## ASSIGNMENT
Give the entries again exactly, every one of them.

DATA LISTING: Begin

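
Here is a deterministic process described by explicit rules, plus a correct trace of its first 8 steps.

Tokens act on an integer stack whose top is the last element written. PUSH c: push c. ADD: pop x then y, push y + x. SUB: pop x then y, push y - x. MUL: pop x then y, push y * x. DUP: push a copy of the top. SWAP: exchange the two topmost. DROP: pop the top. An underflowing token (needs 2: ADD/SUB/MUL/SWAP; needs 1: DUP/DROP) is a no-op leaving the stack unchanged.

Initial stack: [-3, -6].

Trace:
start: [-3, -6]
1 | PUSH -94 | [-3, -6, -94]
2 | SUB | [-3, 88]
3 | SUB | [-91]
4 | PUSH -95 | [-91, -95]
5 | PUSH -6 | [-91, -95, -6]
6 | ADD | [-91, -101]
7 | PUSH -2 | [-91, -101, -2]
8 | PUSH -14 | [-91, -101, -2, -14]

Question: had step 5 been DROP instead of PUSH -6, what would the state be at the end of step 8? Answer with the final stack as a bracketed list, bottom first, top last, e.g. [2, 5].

(re-executing from step 5 with the substitution; state before step 5: [-91, -95])
5 | DROP | [-91]
6 | ADD | [-91]
7 | PUSH -2 | [-91, -2]
8 | PUSH -14 | [-91, -2, -14]

[-91, -2, -14]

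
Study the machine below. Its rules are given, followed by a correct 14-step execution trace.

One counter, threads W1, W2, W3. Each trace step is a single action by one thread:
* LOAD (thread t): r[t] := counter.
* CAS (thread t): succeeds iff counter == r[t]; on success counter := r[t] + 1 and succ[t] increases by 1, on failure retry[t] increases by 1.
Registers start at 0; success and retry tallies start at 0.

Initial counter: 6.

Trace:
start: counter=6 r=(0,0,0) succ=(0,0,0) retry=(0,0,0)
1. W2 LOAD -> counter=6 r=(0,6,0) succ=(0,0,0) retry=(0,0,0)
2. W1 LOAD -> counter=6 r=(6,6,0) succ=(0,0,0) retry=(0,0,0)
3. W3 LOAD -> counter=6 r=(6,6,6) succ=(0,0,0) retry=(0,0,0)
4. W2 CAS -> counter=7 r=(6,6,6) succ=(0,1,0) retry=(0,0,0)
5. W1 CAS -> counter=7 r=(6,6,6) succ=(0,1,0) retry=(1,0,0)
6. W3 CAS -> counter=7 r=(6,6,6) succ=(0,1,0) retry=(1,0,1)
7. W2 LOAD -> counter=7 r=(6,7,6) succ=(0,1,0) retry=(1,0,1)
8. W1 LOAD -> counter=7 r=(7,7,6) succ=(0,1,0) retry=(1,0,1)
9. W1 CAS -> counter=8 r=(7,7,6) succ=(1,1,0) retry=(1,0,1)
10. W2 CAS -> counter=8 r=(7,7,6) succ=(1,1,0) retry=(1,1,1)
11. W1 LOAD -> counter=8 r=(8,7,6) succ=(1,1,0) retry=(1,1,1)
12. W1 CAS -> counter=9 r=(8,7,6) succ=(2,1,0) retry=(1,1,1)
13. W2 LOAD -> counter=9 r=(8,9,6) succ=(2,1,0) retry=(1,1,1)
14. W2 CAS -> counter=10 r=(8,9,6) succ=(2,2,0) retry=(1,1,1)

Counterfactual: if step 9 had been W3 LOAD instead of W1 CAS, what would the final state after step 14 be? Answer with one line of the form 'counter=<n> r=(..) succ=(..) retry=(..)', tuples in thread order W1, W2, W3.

(re-executing from step 9 with the substitution; state before step 9: counter=7 r=(7,7,6) succ=(0,1,0) retry=(1,0,1))
9. W3 LOAD -> counter=7 r=(7,7,7) succ=(0,1,0) retry=(1,0,1)
10. W2 CAS -> counter=8 r=(7,7,7) succ=(0,2,0) retry=(1,0,1)
11. W1 LOAD -> counter=8 r=(8,7,7) succ=(0,2,0) retry=(1,0,1)
12. W1 CAS -> counter=9 r=(8,7,7) succ=(1,2,0) retry=(1,0,1)
13. W2 LOAD -> counter=9 r=(8,9,7) succ=(1,2,0) retry=(1,0,1)
14. W2 CAS -> counter=10 r=(8,9,7) succ=(1,3,0) retry=(1,0,1)

counter=10 r=(8,9,7) succ=(1,3,0) retry=(1,0,1)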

DATA LISTING: End

## ANSWER FOR THIS EXERCISE
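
Here is a deterministic process described by explicit rules, plus a correct trace of its first 8 steps.

Tokens act on an integer stack whose top is the last element written. PUSH c: push c. ADD: pop x then y, push y + x. SUB: pop x then y, push y - x. MUL: pop x then y, push y * x. DUP: push a copy of the top. SWAP: exchange the two topmost. DROP: pop the top. An underflowing token (needs 2: ADD/SUB/MUL/SWAP; needs 1: DUP/DROP) is a no-op leaving the stack unchanged.

Initial stack: [-3, -6].

Trace:
start: [-3, -6]
1 | PUSH -94 | [-3, -6, -94]
2 | SUB | [-3, 88]
3 | SUB | [-91]
4 | PUSH -95 | [-91, -95]
5 | PUSH -6 | [-91, -95, -6]
6 | ADD | [-91, -101]
7 | PUSH -2 | [-91, -101, -2]
8 | PUSH -14 | [-91, -101, -2, -14]

Question: had step 5 been DROP instead of PUSH -6, what would the state be at the end of step 8? Answer with the final stack as a bracketed list, bottom first, top last, e.g. [2, 5].

(re-executing from step 5 with the substitution; state before step 5: [-91, -95])
5 | DROP | [-91]
6 | ADD | [-91]
7 | PUSH -2 | [-91, -2]
8 | PUSH -14 | [-91, -2, -14]

[-91, -2, -14]

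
Study the machine below. Its rules are given, followed by a correct 14-step execution trace.

One counter, threads W1, W2, W3. Each trace step is a single action by one thread:
* LOAD (thread t): r[t] := counter.
* CAS (thread t): succeeds iff counter == r[t]; on success counter := r[t] + 1 and succ[t] increases by 1, on failure retry[t] increases by 1.
Registers start at 0; success and retry tallies start at 0.

Initial counter: 6.

Trace:
start: counter=6 r=(0,0,0) succ=(0,0,0) retry=(0,0,0)
1. W2 LOAD -> counter=6 r=(0,6,0) succ=(0,0,0) retry=(0,0,0)
2. W1 LOAD -> counter=6 r=(6,6,0) succ=(0,0,0) retry=(0,0,0)
3. W3 LOAD -> counter=6 r=(6,6,6) succ=(0,0,0) retry=(0,0,0)
4. W2 CAS -> counter=7 r=(6,6,6) succ=(0,1,0) retry=(0,0,0)
5. W1 CAS -> counter=7 r=(6,6,6) succ=(0,1,0) retry=(1,0,0)
6. W3 CAS -> counter=7 r=(6,6,6) succ=(0,1,0) retry=(1,0,1)
7. W2 LOAD -> counter=7 r=(6,7,6) succ=(0,1,0) retry=(1,0,1)
8. W1 LOAD -> counter=7 r=(7,7,6) succ=(0,1,0) retry=(1,0,1)
9. W1 CAS -> counter=8 r=(7,7,6) succ=(1,1,0) retry=(1,0,1)
10. W2 CAS -> counter=8 r=(7,7,6) succ=(1,1,0) retry=(1,1,1)
11. W1 LOAD -> counter=8 r=(8,7,6) succ=(1,1,0) retry=(1,1,1)
12. W1 CAS -> counter=9 r=(8,7,6) succ=(2,1,0) retry=(1,1,1)
13. W2 LOAD -> counter=9 r=(8,9,6) succ=(2,1,0) retry=(1,1,1)
14. W2 CAS -> counter=10 r=(8,9,6) succ=(2,2,0) retry=(1,1,1)

Counterfactual: if step 9 had been W3 LOAD instead of W1 CAS, what would the final state after step 14 be? Answer with one line of the form 'counter=<n> r=(..) succ=(..) retry=(..)', tuples in thread order W1, W2, W3.

(re-executing from step 9 with the substitution; state before step 9: counter=7 r=(7,7,6) succ=(0,1,0) retry=(1,0,1))
9. W3 LOAD -> counter=7 r=(7,7,7) succ=(0,1,0) retry=(1,0,1)
10. W2 CAS -> counter=8 r=(7,7,7) succ=(0,2,0) retry=(1,0,1)
11. W1 LOAD -> counter=8 r=(8,7,7) succ=(0,2,0) retry=(1,0,1)
12. W1 CAS -> counter=9 r=(8,7,7) succ=(1,2,0) retry=(1,0,1)
13. W2 LOAD -> counter=9 r=(8,9,7) succ=(1,2,0) retry=(1,0,1)
14. W2 CAS -> counter=10 r=(8,9,7) succ=(1,3,0) retry=(1,0,1)

counter=10 r=(8,9,7) succ=(1,3,0) retry=(1,0,1)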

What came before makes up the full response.